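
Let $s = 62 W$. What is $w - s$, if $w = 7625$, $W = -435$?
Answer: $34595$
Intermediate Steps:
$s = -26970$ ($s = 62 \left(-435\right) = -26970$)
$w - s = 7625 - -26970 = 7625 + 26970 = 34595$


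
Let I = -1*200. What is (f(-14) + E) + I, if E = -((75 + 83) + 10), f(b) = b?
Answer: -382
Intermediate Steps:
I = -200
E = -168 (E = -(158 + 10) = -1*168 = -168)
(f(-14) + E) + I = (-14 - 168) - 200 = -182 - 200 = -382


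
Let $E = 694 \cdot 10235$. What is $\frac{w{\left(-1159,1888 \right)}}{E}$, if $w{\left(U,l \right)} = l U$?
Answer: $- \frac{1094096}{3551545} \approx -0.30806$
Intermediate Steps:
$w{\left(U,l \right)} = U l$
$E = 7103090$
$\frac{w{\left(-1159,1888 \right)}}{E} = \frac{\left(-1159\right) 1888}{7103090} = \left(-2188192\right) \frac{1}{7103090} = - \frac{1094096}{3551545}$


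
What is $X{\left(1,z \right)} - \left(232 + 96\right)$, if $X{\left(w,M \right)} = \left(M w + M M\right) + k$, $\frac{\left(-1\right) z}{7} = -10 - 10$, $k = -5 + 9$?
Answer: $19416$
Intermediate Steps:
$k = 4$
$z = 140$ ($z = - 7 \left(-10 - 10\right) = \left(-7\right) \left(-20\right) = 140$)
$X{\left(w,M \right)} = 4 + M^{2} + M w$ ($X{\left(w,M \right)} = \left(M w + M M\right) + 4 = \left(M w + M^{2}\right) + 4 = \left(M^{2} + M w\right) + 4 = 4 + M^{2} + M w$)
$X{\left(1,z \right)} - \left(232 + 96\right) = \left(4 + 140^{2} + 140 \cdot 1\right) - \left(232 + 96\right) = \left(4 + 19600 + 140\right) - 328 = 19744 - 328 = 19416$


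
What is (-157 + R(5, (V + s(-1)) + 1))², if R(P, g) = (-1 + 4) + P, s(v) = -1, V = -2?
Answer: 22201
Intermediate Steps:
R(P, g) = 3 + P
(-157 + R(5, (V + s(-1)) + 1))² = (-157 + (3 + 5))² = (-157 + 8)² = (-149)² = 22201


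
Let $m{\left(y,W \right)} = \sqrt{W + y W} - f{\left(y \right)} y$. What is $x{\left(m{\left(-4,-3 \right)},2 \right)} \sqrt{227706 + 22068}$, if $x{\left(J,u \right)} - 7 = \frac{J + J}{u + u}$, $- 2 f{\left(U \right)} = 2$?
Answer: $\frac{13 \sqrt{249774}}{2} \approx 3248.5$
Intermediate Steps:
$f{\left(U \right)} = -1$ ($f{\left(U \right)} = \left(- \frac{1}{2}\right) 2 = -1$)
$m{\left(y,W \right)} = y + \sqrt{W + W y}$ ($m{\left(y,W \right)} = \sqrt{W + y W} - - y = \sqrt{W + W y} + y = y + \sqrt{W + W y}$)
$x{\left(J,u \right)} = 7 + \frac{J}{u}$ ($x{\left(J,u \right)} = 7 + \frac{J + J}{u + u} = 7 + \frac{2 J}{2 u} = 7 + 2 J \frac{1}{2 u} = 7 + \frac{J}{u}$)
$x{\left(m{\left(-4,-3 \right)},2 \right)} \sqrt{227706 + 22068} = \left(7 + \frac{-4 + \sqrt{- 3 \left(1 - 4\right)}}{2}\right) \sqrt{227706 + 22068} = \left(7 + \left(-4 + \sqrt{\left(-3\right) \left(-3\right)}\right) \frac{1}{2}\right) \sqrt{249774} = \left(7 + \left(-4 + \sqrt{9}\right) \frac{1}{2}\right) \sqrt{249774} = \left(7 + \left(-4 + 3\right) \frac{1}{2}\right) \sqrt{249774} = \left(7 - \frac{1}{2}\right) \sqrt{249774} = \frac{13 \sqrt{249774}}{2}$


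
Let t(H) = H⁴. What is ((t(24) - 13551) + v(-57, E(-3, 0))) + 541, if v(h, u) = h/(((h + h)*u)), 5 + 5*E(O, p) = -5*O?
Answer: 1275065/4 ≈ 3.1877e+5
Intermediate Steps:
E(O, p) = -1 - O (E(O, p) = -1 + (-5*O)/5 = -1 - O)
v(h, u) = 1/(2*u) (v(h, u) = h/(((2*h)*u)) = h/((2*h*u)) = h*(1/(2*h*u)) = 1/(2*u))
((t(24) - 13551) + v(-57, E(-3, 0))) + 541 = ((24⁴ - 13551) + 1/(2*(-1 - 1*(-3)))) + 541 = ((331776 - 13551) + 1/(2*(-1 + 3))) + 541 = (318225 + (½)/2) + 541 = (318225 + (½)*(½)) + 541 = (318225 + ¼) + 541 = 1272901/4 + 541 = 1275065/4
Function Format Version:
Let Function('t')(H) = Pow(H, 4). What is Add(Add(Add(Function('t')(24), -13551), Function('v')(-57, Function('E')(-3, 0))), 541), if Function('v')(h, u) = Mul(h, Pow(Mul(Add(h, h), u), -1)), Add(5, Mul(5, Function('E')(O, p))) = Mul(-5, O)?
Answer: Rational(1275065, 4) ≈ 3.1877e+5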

What to do ▸ The records must be reproduced in full. Nothing should differ.

Task result ▸
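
Let $s = 62 W$. What is $w - s$, if $w = 7625$, $W = -435$?
Answer: $34595$
Intermediate Steps:
$s = -26970$ ($s = 62 \left(-435\right) = -26970$)
$w - s = 7625 - -26970 = 7625 + 26970 = 34595$


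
Let I = -1*200. What is (f(-14) + E) + I, if E = -((75 + 83) + 10), f(b) = b?
Answer: -382
Intermediate Steps:
I = -200
E = -168 (E = -(158 + 10) = -1*168 = -168)
(f(-14) + E) + I = (-14 - 168) - 200 = -182 - 200 = -382


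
Let $E = 694 \cdot 10235$. What is $\frac{w{\left(-1159,1888 \right)}}{E}$, if $w{\left(U,l \right)} = l U$?
Answer: $- \frac{1094096}{3551545} \approx -0.30806$
Intermediate Steps:
$w{\left(U,l \right)} = U l$
$E = 7103090$
$\frac{w{\left(-1159,1888 \right)}}{E} = \frac{\left(-1159\right) 1888}{7103090} = \left(-2188192\right) \frac{1}{7103090} = - \frac{1094096}{3551545}$


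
What is $X{\left(1,z \right)} - \left(232 + 96\right)$, if $X{\left(w,M \right)} = \left(M w + M M\right) + k$, $\frac{\left(-1\right) z}{7} = -10 - 10$, $k = -5 + 9$?
Answer: $19416$
Intermediate Steps:
$k = 4$
$z = 140$ ($z = - 7 \left(-10 - 10\right) = \left(-7\right) \left(-20\right) = 140$)
$X{\left(w,M \right)} = 4 + M^{2} + M w$ ($X{\left(w,M \right)} = \left(M w + M M\right) + 4 = \left(M w + M^{2}\right) + 4 = \left(M^{2} + M w\right) + 4 = 4 + M^{2} + M w$)
$X{\left(1,z \right)} - \left(232 + 96\right) = \left(4 + 140^{2} + 140 \cdot 1\right) - \left(232 + 96\right) = \left(4 + 19600 + 140\right) - 328 = 19744 - 328 = 19416$


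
What is (-157 + R(5, (V + s(-1)) + 1))², if R(P, g) = (-1 + 4) + P, s(v) = -1, V = -2?
Answer: 22201
Intermediate Steps:
R(P, g) = 3 + P
(-157 + R(5, (V + s(-1)) + 1))² = (-157 + (3 + 5))² = (-157 + 8)² = (-149)² = 22201


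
Let $m{\left(y,W \right)} = \sqrt{W + y W} - f{\left(y \right)} y$. What is $x{\left(m{\left(-4,-3 \right)},2 \right)} \sqrt{227706 + 22068}$, if $x{\left(J,u \right)} - 7 = \frac{J + J}{u + u}$, $- 2 f{\left(U \right)} = 2$?
Answer: $\frac{13 \sqrt{249774}}{2} \approx 3248.5$
Intermediate Steps:
$f{\left(U \right)} = -1$ ($f{\left(U \right)} = \left(- \frac{1}{2}\right) 2 = -1$)
$m{\left(y,W \right)} = y + \sqrt{W + W y}$ ($m{\left(y,W \right)} = \sqrt{W + y W} - - y = \sqrt{W + W y} + y = y + \sqrt{W + W y}$)
$x{\left(J,u \right)} = 7 + \frac{J}{u}$ ($x{\left(J,u \right)} = 7 + \frac{J + J}{u + u} = 7 + \frac{2 J}{2 u} = 7 + 2 J \frac{1}{2 u} = 7 + \frac{J}{u}$)
$x{\left(m{\left(-4,-3 \right)},2 \right)} \sqrt{227706 + 22068} = \left(7 + \frac{-4 + \sqrt{- 3 \left(1 - 4\right)}}{2}\right) \sqrt{227706 + 22068} = \left(7 + \left(-4 + \sqrt{\left(-3\right) \left(-3\right)}\right) \frac{1}{2}\right) \sqrt{249774} = \left(7 + \left(-4 + \sqrt{9}\right) \frac{1}{2}\right) \sqrt{249774} = \left(7 + \left(-4 + 3\right) \frac{1}{2}\right) \sqrt{249774} = \left(7 - \frac{1}{2}\right) \sqrt{249774} = \frac{13 \sqrt{249774}}{2}$


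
Let t(H) = H⁴. What is ((t(24) - 13551) + v(-57, E(-3, 0))) + 541, if v(h, u) = h/(((h + h)*u)), 5 + 5*E(O, p) = -5*O?
Answer: 1275065/4 ≈ 3.1877e+5
Intermediate Steps:
E(O, p) = -1 - O (E(O, p) = -1 + (-5*O)/5 = -1 - O)
v(h, u) = 1/(2*u) (v(h, u) = h/(((2*h)*u)) = h/((2*h*u)) = h*(1/(2*h*u)) = 1/(2*u))
((t(24) - 13551) + v(-57, E(-3, 0))) + 541 = ((24⁴ - 13551) + 1/(2*(-1 - 1*(-3)))) + 541 = ((331776 - 13551) + 1/(2*(-1 + 3))) + 541 = (318225 + (½)/2) + 541 = (318225 + (½)*(½)) + 541 = (318225 + ¼) + 541 = 1272901/4 + 541 = 1275065/4
Function Format Version:
Let Function('t')(H) = Pow(H, 4). What is Add(Add(Add(Function('t')(24), -13551), Function('v')(-57, Function('E')(-3, 0))), 541), if Function('v')(h, u) = Mul(h, Pow(Mul(Add(h, h), u), -1)), Add(5, Mul(5, Function('E')(O, p))) = Mul(-5, O)?
Answer: Rational(1275065, 4) ≈ 3.1877e+5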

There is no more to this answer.